BEGIN

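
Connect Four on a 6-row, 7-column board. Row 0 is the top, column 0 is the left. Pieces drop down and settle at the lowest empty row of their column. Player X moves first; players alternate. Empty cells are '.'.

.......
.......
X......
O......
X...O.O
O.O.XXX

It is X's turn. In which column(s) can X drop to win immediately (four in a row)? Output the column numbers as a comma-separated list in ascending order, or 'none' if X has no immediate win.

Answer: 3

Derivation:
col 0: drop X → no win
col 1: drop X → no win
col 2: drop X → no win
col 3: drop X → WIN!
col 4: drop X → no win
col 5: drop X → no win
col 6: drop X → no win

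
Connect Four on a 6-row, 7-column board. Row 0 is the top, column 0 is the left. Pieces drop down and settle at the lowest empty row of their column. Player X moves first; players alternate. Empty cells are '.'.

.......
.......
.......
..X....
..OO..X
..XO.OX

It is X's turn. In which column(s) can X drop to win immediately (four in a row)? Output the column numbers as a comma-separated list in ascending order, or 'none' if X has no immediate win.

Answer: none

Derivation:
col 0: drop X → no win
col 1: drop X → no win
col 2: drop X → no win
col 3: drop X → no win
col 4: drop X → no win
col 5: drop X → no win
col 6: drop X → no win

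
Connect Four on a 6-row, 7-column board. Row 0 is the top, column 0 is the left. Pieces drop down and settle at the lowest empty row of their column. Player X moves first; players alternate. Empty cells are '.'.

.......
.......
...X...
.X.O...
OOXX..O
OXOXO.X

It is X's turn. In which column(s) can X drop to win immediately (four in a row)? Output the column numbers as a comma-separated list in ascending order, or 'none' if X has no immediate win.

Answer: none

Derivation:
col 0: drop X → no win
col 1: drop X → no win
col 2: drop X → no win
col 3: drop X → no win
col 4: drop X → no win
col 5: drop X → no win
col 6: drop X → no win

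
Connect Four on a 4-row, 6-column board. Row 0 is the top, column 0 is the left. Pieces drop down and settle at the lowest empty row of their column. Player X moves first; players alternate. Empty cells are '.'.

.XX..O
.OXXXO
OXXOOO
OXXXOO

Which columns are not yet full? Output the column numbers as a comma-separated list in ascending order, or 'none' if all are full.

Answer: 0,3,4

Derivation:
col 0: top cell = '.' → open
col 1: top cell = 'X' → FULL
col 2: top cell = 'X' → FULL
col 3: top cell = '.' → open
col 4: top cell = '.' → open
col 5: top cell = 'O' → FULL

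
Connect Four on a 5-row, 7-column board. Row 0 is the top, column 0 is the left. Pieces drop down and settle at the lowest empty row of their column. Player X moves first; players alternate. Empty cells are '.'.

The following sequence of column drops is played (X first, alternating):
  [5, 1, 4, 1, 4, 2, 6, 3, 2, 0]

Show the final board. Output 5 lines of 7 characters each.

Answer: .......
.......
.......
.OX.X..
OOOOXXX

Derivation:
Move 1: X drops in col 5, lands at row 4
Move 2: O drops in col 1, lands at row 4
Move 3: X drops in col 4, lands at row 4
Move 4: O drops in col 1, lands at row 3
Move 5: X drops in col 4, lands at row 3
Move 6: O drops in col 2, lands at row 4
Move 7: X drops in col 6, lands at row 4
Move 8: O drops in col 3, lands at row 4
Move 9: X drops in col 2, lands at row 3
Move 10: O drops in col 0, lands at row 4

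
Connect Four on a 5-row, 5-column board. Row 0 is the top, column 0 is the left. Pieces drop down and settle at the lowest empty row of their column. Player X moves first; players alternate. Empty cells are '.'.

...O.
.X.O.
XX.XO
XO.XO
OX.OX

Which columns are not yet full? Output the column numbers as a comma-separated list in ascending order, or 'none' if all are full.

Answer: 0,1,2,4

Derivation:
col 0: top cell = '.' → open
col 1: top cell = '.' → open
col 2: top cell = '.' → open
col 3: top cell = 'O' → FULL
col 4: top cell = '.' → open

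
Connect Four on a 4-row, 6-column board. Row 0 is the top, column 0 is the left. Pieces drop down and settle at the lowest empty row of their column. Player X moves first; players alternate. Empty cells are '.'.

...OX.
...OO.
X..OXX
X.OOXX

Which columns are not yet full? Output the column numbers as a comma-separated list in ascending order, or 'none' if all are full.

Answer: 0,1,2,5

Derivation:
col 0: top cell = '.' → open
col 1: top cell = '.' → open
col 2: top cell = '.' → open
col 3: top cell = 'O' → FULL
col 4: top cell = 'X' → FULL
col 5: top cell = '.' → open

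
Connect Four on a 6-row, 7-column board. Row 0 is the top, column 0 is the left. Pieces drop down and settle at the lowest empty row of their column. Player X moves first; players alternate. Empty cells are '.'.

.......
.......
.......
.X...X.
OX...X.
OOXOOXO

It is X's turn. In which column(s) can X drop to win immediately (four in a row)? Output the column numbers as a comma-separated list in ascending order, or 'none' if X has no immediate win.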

END

** REQUIRED ACTION **
Give the full listing above again, exactly as it was presented.

** EXPECTED ANSWER **
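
Connect Four on a 6-row, 7-column board. Row 0 is the top, column 0 is the left. Pieces drop down and settle at the lowest empty row of their column. Player X moves first; players alternate. Empty cells are '.'.

.......
.......
X......
O......
X...O.O
O.O.XXX

It is X's turn. In which column(s) can X drop to win immediately (four in a row)? Output the column numbers as a comma-separated list in ascending order, or 'none' if X has no immediate win.

Answer: 3

Derivation:
col 0: drop X → no win
col 1: drop X → no win
col 2: drop X → no win
col 3: drop X → WIN!
col 4: drop X → no win
col 5: drop X → no win
col 6: drop X → no win

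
Connect Four on a 6-row, 7-column board. Row 0 is the top, column 0 is the left. Pieces drop down and settle at the lowest empty row of their column. Player X moves first; players alternate. Empty cells are '.'.

.......
.......
.......
..X....
..OO..X
..XO.OX

It is X's turn. In which column(s) can X drop to win immediately (four in a row)? Output the column numbers as a comma-separated list in ascending order, or 'none' if X has no immediate win.

Answer: none

Derivation:
col 0: drop X → no win
col 1: drop X → no win
col 2: drop X → no win
col 3: drop X → no win
col 4: drop X → no win
col 5: drop X → no win
col 6: drop X → no win

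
Connect Four on a 6-row, 7-column board. Row 0 is the top, column 0 is the left. Pieces drop down and settle at the lowest empty row of their column. Player X moves first; players alternate. Empty cells are '.'.

.......
.......
...X...
.X.O...
OOXX..O
OXOXO.X

It is X's turn. In which column(s) can X drop to win immediately (four in a row)? Output the column numbers as a comma-separated list in ascending order, or 'none' if X has no immediate win.

Answer: none

Derivation:
col 0: drop X → no win
col 1: drop X → no win
col 2: drop X → no win
col 3: drop X → no win
col 4: drop X → no win
col 5: drop X → no win
col 6: drop X → no win

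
Connect Four on a 4-row, 6-column board. Row 0 is the top, column 0 is the left. Pieces drop down and settle at the lowest empty row of their column. Player X moves first; players alternate. Empty cells are '.'.

.XX..O
.OXXXO
OXXOOO
OXXXOO

Which columns are not yet full? Output the column numbers as a comma-separated list in ascending order, or 'none' if all are full.

Answer: 0,3,4

Derivation:
col 0: top cell = '.' → open
col 1: top cell = 'X' → FULL
col 2: top cell = 'X' → FULL
col 3: top cell = '.' → open
col 4: top cell = '.' → open
col 5: top cell = 'O' → FULL

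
Connect Four on a 5-row, 7-column board. Row 0 is the top, column 0 is the left. Pieces drop down and settle at the lowest empty row of their column. Player X moves first; players alternate. Empty cells are '.'.

The following sequence of column drops is played (X first, alternating):
  [5, 1, 4, 1, 4, 2, 6, 3, 2, 0]

Show the final board. Output 5 lines of 7 characters each.

Answer: .......
.......
.......
.OX.X..
OOOOXXX

Derivation:
Move 1: X drops in col 5, lands at row 4
Move 2: O drops in col 1, lands at row 4
Move 3: X drops in col 4, lands at row 4
Move 4: O drops in col 1, lands at row 3
Move 5: X drops in col 4, lands at row 3
Move 6: O drops in col 2, lands at row 4
Move 7: X drops in col 6, lands at row 4
Move 8: O drops in col 3, lands at row 4
Move 9: X drops in col 2, lands at row 3
Move 10: O drops in col 0, lands at row 4

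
Connect Four on a 5-row, 5-column board. Row 0 is the top, column 0 is the left. Pieces drop down and settle at the lowest empty row of their column. Player X moves first; players alternate. Empty cells are '.'.

...O.
.X.O.
XX.XO
XO.XO
OX.OX

Which columns are not yet full? Output the column numbers as a comma-separated list in ascending order, or 'none' if all are full.

Answer: 0,1,2,4

Derivation:
col 0: top cell = '.' → open
col 1: top cell = '.' → open
col 2: top cell = '.' → open
col 3: top cell = 'O' → FULL
col 4: top cell = '.' → open

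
Connect Four on a 4-row, 6-column board. Row 0 is the top, column 0 is the left. Pieces drop down and settle at the lowest empty row of their column. Player X moves first; players alternate. Empty cells are '.'.

...OX.
...OO.
X..OXX
X.OOXX

Which columns are not yet full? Output the column numbers as a comma-separated list in ascending order, or 'none' if all are full.

Answer: 0,1,2,5

Derivation:
col 0: top cell = '.' → open
col 1: top cell = '.' → open
col 2: top cell = '.' → open
col 3: top cell = 'O' → FULL
col 4: top cell = 'X' → FULL
col 5: top cell = '.' → open

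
Connect Four on a 6-row, 7-column board. Row 0 is the top, column 0 is the left. Pieces drop down and settle at the lowest empty row of their column. Player X moves first; players alternate. Empty cells are '.'.

.......
.......
.......
.X...X.
OX...X.
OOXOOXO

It is X's turn. In which column(s) can X drop to win immediately (four in a row)? Output the column numbers as a comma-separated list in ascending order, or 'none' if X has no immediate win.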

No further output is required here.